Content starts
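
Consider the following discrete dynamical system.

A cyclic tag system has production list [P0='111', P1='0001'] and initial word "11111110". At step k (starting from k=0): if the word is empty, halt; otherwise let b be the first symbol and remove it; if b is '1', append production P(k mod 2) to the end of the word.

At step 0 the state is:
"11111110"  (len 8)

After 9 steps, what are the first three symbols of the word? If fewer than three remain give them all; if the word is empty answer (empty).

110

0) "11111110"  (len 8)
1) "1111110111"  (len 10)
2) "1111101110001"  (len 13)
3) "111101110001111"  (len 15)
4) "111011100011110001"  (len 18)
5) "11011100011110001111"  (len 20)
6) "10111000111100011110001"  (len 23)
7) "0111000111100011110001111"  (len 25)
8) "111000111100011110001111"  (len 24)
9) "11000111100011110001111111"  (len 26)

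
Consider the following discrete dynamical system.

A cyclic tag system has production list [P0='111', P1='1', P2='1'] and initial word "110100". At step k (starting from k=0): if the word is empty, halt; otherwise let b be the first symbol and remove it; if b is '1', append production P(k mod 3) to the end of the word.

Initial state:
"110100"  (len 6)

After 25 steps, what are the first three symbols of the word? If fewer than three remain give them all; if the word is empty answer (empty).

111

t=0: "110100"  (len 6)
t=1: "10100111"  (len 8)
t=2: "01001111"  (len 8)
t=3: "1001111"  (len 7)
t=4: "001111111"  (len 9)
t=5: "01111111"  (len 8)
t=6: "1111111"  (len 7)
t=7: "111111111"  (len 9)
t=8: "111111111"  (len 9)
t=9: "111111111"  (len 9)
t=10: "11111111111"  (len 11)
t=11: "11111111111"  (len 11)
t=12: "11111111111"  (len 11)
t=13: "1111111111111"  (len 13)
t=14: "1111111111111"  (len 13)
t=15: "1111111111111"  (len 13)
t=16: "111111111111111"  (len 15)
t=17: "111111111111111"  (len 15)
t=18: "111111111111111"  (len 15)
t=19: "11111111111111111"  (len 17)
t=20: "11111111111111111"  (len 17)
t=21: "11111111111111111"  (len 17)
t=22: "1111111111111111111"  (len 19)
t=23: "1111111111111111111"  (len 19)
t=24: "1111111111111111111"  (len 19)
t=25: "111111111111111111111"  (len 21)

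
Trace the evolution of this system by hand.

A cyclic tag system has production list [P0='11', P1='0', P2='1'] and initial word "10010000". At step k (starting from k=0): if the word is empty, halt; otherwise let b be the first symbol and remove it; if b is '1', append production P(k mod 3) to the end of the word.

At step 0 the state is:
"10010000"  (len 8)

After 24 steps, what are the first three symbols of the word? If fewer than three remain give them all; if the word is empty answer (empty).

110

0) "10010000"  (len 8)
1) "001000011"  (len 9)
2) "01000011"  (len 8)
3) "1000011"  (len 7)
4) "00001111"  (len 8)
5) "0001111"  (len 7)
6) "001111"  (len 6)
7) "01111"  (len 5)
8) "1111"  (len 4)
9) "1111"  (len 4)
10) "11111"  (len 5)
11) "11110"  (len 5)
12) "11101"  (len 5)
13) "110111"  (len 6)
14) "101110"  (len 6)
15) "011101"  (len 6)
16) "11101"  (len 5)
17) "11010"  (len 5)
18) "10101"  (len 5)
19) "010111"  (len 6)
20) "10111"  (len 5)
21) "01111"  (len 5)
22) "1111"  (len 4)
23) "1110"  (len 4)
24) "1101"  (len 4)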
Content ends
What to work on:
Your answer should contain every entry, transcribed exactly.

Response:
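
Consider the following discrete dynamical system.

A cyclic tag system has production list [P0='111', P1='0001'] and initial word "11111110". At step k (starting from k=0): if the word is empty, halt; otherwise let b be the first symbol and remove it; if b is '1', append production P(k mod 2) to the end of the word.

At step 0 the state is:
"11111110"  (len 8)

After 9 steps, what are the first three symbols of the word? If fewer than three remain give them all; if the word is empty answer (empty).

110

0) "11111110"  (len 8)
1) "1111110111"  (len 10)
2) "1111101110001"  (len 13)
3) "111101110001111"  (len 15)
4) "111011100011110001"  (len 18)
5) "11011100011110001111"  (len 20)
6) "10111000111100011110001"  (len 23)
7) "0111000111100011110001111"  (len 25)
8) "111000111100011110001111"  (len 24)
9) "11000111100011110001111111"  (len 26)

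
Consider the following discrete dynamical system.

A cyclic tag system has production list [P0='111', P1='1', P2='1'] and initial word "110100". At step k (starting from k=0): if the word is empty, halt; otherwise let b be the first symbol and remove it; if b is '1', append production P(k mod 3) to the end of the word.

Initial state:
"110100"  (len 6)

After 25 steps, what are the first three symbols of the word? If fewer than three remain give them all; if the word is empty answer (empty).

111

t=0: "110100"  (len 6)
t=1: "10100111"  (len 8)
t=2: "01001111"  (len 8)
t=3: "1001111"  (len 7)
t=4: "001111111"  (len 9)
t=5: "01111111"  (len 8)
t=6: "1111111"  (len 7)
t=7: "111111111"  (len 9)
t=8: "111111111"  (len 9)
t=9: "111111111"  (len 9)
t=10: "11111111111"  (len 11)
t=11: "11111111111"  (len 11)
t=12: "11111111111"  (len 11)
t=13: "1111111111111"  (len 13)
t=14: "1111111111111"  (len 13)
t=15: "1111111111111"  (len 13)
t=16: "111111111111111"  (len 15)
t=17: "111111111111111"  (len 15)
t=18: "111111111111111"  (len 15)
t=19: "11111111111111111"  (len 17)
t=20: "11111111111111111"  (len 17)
t=21: "11111111111111111"  (len 17)
t=22: "1111111111111111111"  (len 19)
t=23: "1111111111111111111"  (len 19)
t=24: "1111111111111111111"  (len 19)
t=25: "111111111111111111111"  (len 21)

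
Trace the evolution of this system by hand.

A cyclic tag system has production list [P0='11', P1='0', P2='1'] and initial word "10010000". At step k (starting from k=0): if the word is empty, halt; otherwise let b be the first symbol and remove it; if b is '1', append production P(k mod 3) to the end of the word.

At step 0 the state is:
"10010000"  (len 8)

After 24 steps, what are the first three symbols of the word? If fewer than three remain give them all; if the word is empty answer (empty).

110

0) "10010000"  (len 8)
1) "001000011"  (len 9)
2) "01000011"  (len 8)
3) "1000011"  (len 7)
4) "00001111"  (len 8)
5) "0001111"  (len 7)
6) "001111"  (len 6)
7) "01111"  (len 5)
8) "1111"  (len 4)
9) "1111"  (len 4)
10) "11111"  (len 5)
11) "11110"  (len 5)
12) "11101"  (len 5)
13) "110111"  (len 6)
14) "101110"  (len 6)
15) "011101"  (len 6)
16) "11101"  (len 5)
17) "11010"  (len 5)
18) "10101"  (len 5)
19) "010111"  (len 6)
20) "10111"  (len 5)
21) "01111"  (len 5)
22) "1111"  (len 4)
23) "1110"  (len 4)
24) "1101"  (len 4)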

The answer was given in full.